══ Records ══
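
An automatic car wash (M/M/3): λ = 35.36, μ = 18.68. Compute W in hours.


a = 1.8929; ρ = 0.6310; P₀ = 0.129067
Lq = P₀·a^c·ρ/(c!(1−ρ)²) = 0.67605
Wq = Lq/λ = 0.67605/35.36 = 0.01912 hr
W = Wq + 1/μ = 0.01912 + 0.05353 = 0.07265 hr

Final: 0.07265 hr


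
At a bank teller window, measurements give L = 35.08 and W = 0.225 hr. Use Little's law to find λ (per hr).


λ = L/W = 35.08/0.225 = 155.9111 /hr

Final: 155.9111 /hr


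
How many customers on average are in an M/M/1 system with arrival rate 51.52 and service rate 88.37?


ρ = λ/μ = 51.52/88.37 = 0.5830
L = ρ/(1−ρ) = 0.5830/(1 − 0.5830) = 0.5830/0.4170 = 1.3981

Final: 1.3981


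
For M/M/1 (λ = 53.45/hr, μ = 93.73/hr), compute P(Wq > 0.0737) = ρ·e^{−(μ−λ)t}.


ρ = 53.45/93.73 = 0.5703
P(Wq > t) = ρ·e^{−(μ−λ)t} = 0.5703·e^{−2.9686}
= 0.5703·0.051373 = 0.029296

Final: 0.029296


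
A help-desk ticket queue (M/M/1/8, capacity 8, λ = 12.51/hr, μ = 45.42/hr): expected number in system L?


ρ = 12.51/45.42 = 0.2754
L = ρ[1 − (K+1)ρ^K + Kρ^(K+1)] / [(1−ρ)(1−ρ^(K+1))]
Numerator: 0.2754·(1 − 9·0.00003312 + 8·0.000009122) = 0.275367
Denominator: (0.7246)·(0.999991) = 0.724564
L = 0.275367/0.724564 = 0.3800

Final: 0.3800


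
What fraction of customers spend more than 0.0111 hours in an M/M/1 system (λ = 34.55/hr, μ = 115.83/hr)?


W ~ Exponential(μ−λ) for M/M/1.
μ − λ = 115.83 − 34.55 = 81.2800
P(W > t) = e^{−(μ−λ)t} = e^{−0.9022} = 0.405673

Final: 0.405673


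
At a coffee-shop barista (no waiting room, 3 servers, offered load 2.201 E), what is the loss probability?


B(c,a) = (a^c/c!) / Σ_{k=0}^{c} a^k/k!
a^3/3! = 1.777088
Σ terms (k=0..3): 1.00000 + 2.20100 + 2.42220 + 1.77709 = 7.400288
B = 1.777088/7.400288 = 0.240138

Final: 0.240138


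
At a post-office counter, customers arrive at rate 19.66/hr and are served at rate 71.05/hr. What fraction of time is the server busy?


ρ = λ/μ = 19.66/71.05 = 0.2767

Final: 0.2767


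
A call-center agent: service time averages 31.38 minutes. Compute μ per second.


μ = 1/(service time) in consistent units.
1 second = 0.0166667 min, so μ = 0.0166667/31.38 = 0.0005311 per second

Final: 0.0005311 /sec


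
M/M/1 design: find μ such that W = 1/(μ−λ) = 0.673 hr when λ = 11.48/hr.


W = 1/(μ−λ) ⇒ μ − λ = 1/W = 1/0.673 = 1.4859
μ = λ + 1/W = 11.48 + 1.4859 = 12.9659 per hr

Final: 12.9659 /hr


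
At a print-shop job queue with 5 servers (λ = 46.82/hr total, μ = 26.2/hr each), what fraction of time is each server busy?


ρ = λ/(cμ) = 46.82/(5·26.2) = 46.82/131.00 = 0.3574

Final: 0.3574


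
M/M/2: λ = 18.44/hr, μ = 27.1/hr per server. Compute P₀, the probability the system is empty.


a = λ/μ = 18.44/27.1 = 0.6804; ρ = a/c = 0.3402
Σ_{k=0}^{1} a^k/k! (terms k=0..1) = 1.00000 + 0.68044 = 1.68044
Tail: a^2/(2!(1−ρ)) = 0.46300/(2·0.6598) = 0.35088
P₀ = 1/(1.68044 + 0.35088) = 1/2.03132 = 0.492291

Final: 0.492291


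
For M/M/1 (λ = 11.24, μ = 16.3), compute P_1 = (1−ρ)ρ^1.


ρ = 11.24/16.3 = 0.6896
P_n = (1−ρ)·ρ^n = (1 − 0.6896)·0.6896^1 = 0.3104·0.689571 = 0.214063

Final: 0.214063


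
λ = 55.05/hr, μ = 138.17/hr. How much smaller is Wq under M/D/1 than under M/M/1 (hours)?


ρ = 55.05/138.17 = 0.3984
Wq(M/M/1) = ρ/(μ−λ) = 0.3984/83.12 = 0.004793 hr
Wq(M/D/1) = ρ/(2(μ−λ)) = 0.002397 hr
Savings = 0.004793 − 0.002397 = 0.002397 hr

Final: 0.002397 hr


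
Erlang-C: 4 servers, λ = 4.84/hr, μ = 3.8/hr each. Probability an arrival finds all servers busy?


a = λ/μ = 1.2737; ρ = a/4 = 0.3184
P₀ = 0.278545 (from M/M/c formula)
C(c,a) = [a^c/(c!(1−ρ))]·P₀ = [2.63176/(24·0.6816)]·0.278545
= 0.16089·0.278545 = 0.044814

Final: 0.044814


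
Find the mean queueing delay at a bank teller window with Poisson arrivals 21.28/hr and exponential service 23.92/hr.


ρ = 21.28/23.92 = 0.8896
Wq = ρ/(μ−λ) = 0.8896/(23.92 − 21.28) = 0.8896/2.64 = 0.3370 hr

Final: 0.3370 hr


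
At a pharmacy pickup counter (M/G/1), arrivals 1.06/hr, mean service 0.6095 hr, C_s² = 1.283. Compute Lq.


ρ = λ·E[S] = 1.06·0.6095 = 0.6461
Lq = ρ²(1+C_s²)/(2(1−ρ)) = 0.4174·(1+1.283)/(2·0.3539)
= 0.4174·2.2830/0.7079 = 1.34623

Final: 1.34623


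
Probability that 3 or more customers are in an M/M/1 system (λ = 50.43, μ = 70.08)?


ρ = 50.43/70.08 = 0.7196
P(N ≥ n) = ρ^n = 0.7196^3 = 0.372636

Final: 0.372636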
═══
Please output the complete data exactly.

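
An automatic car wash (M/M/3): λ = 35.36, μ = 18.68. Compute W in hours.


a = 1.8929; ρ = 0.6310; P₀ = 0.129067
Lq = P₀·a^c·ρ/(c!(1−ρ)²) = 0.67605
Wq = Lq/λ = 0.67605/35.36 = 0.01912 hr
W = Wq + 1/μ = 0.01912 + 0.05353 = 0.07265 hr

Final: 0.07265 hr


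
At a bank teller window, measurements give L = 35.08 and W = 0.225 hr. Use Little's law to find λ (per hr).


λ = L/W = 35.08/0.225 = 155.9111 /hr

Final: 155.9111 /hr


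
How many customers on average are in an M/M/1 system with arrival rate 51.52 and service rate 88.37?


ρ = λ/μ = 51.52/88.37 = 0.5830
L = ρ/(1−ρ) = 0.5830/(1 − 0.5830) = 0.5830/0.4170 = 1.3981

Final: 1.3981


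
For M/M/1 (λ = 53.45/hr, μ = 93.73/hr), compute P(Wq > 0.0737) = ρ·e^{−(μ−λ)t}.


ρ = 53.45/93.73 = 0.5703
P(Wq > t) = ρ·e^{−(μ−λ)t} = 0.5703·e^{−2.9686}
= 0.5703·0.051373 = 0.029296

Final: 0.029296


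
A help-desk ticket queue (M/M/1/8, capacity 8, λ = 12.51/hr, μ = 45.42/hr): expected number in system L?


ρ = 12.51/45.42 = 0.2754
L = ρ[1 − (K+1)ρ^K + Kρ^(K+1)] / [(1−ρ)(1−ρ^(K+1))]
Numerator: 0.2754·(1 − 9·0.00003312 + 8·0.000009122) = 0.275367
Denominator: (0.7246)·(0.999991) = 0.724564
L = 0.275367/0.724564 = 0.3800

Final: 0.3800


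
What fraction of customers spend more than 0.0111 hours in an M/M/1 system (λ = 34.55/hr, μ = 115.83/hr)?


W ~ Exponential(μ−λ) for M/M/1.
μ − λ = 115.83 − 34.55 = 81.2800
P(W > t) = e^{−(μ−λ)t} = e^{−0.9022} = 0.405673

Final: 0.405673


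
At a coffee-shop barista (no waiting room, 3 servers, offered load 2.201 E), what is the loss probability?


B(c,a) = (a^c/c!) / Σ_{k=0}^{c} a^k/k!
a^3/3! = 1.777088
Σ terms (k=0..3): 1.00000 + 2.20100 + 2.42220 + 1.77709 = 7.400288
B = 1.777088/7.400288 = 0.240138

Final: 0.240138


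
At a post-office counter, customers arrive at rate 19.66/hr and are served at rate 71.05/hr. What fraction of time is the server busy?


ρ = λ/μ = 19.66/71.05 = 0.2767

Final: 0.2767


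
A call-center agent: service time averages 31.38 minutes. Compute μ per second.


μ = 1/(service time) in consistent units.
1 second = 0.0166667 min, so μ = 0.0166667/31.38 = 0.0005311 per second

Final: 0.0005311 /sec


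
M/M/1 design: find μ such that W = 1/(μ−λ) = 0.673 hr when λ = 11.48/hr.


W = 1/(μ−λ) ⇒ μ − λ = 1/W = 1/0.673 = 1.4859
μ = λ + 1/W = 11.48 + 1.4859 = 12.9659 per hr

Final: 12.9659 /hr


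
At a print-shop job queue with 5 servers (λ = 46.82/hr total, μ = 26.2/hr each), what fraction of time is each server busy?


ρ = λ/(cμ) = 46.82/(5·26.2) = 46.82/131.00 = 0.3574

Final: 0.3574


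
M/M/2: λ = 18.44/hr, μ = 27.1/hr per server. Compute P₀, the probability the system is empty.


a = λ/μ = 18.44/27.1 = 0.6804; ρ = a/c = 0.3402
Σ_{k=0}^{1} a^k/k! (terms k=0..1) = 1.00000 + 0.68044 = 1.68044
Tail: a^2/(2!(1−ρ)) = 0.46300/(2·0.6598) = 0.35088
P₀ = 1/(1.68044 + 0.35088) = 1/2.03132 = 0.492291

Final: 0.492291


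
For M/M/1 (λ = 11.24, μ = 16.3), compute P_1 = (1−ρ)ρ^1.


ρ = 11.24/16.3 = 0.6896
P_n = (1−ρ)·ρ^n = (1 − 0.6896)·0.6896^1 = 0.3104·0.689571 = 0.214063

Final: 0.214063


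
λ = 55.05/hr, μ = 138.17/hr. How much smaller is Wq under M/D/1 than under M/M/1 (hours)?


ρ = 55.05/138.17 = 0.3984
Wq(M/M/1) = ρ/(μ−λ) = 0.3984/83.12 = 0.004793 hr
Wq(M/D/1) = ρ/(2(μ−λ)) = 0.002397 hr
Savings = 0.004793 − 0.002397 = 0.002397 hr

Final: 0.002397 hr


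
Erlang-C: 4 servers, λ = 4.84/hr, μ = 3.8/hr each. Probability an arrival finds all servers busy?


a = λ/μ = 1.2737; ρ = a/4 = 0.3184
P₀ = 0.278545 (from M/M/c formula)
C(c,a) = [a^c/(c!(1−ρ))]·P₀ = [2.63176/(24·0.6816)]·0.278545
= 0.16089·0.278545 = 0.044814

Final: 0.044814


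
Find the mean queueing delay at a bank teller window with Poisson arrivals 21.28/hr and exponential service 23.92/hr.


ρ = 21.28/23.92 = 0.8896
Wq = ρ/(μ−λ) = 0.8896/(23.92 − 21.28) = 0.8896/2.64 = 0.3370 hr

Final: 0.3370 hr


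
At a pharmacy pickup counter (M/G/1), arrivals 1.06/hr, mean service 0.6095 hr, C_s² = 1.283. Compute Lq.


ρ = λ·E[S] = 1.06·0.6095 = 0.6461
Lq = ρ²(1+C_s²)/(2(1−ρ)) = 0.4174·(1+1.283)/(2·0.3539)
= 0.4174·2.2830/0.7079 = 1.34623

Final: 1.34623


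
Probability that 3 or more customers are in an M/M/1 system (λ = 50.43, μ = 70.08)?


ρ = 50.43/70.08 = 0.7196
P(N ≥ n) = ρ^n = 0.7196^3 = 0.372636

Final: 0.372636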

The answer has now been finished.